Repeat the entries beneath in their entirety, precisely as given.

Records from a collection:
▬▬▬▬▬▬▬▬▬▬

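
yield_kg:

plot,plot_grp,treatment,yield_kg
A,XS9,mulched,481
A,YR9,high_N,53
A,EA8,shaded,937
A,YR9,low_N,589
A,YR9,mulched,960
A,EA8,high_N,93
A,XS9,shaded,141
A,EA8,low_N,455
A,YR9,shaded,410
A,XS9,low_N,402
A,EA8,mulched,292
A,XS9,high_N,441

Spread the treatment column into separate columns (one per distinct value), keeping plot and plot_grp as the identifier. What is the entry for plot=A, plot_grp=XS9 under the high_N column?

441

Wide layout: rows indexed by plot and plot_grp, columns are the 4 distinct treatment values (mulched, high_N, shaded, low_N).
Cell (plot=A, plot_grp=XS9, treatment=high_N) draws from the long row where plot=A, plot_grp=XS9 and treatment=high_N, which has yield_kg=441.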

▬▬▬▬▬▬▬▬▬▬

Exercise answer:
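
yield_kg:

plot,plot_grp,treatment,yield_kg
A,XS9,mulched,481
A,YR9,high_N,53
A,EA8,shaded,937
A,YR9,low_N,589
A,YR9,mulched,960
A,EA8,high_N,93
A,XS9,shaded,141
A,EA8,low_N,455
A,YR9,shaded,410
A,XS9,low_N,402
A,EA8,mulched,292
A,XS9,high_N,441

Spread the treatment column into separate columns (one per distinct value), keeping plot and plot_grp as the identifier. What is the entry for plot=A, plot_grp=XS9 under the high_N column?

441

Wide layout: rows indexed by plot and plot_grp, columns are the 4 distinct treatment values (mulched, high_N, shaded, low_N).
Cell (plot=A, plot_grp=XS9, treatment=high_N) draws from the long row where plot=A, plot_grp=XS9 and treatment=high_N, which has yield_kg=441.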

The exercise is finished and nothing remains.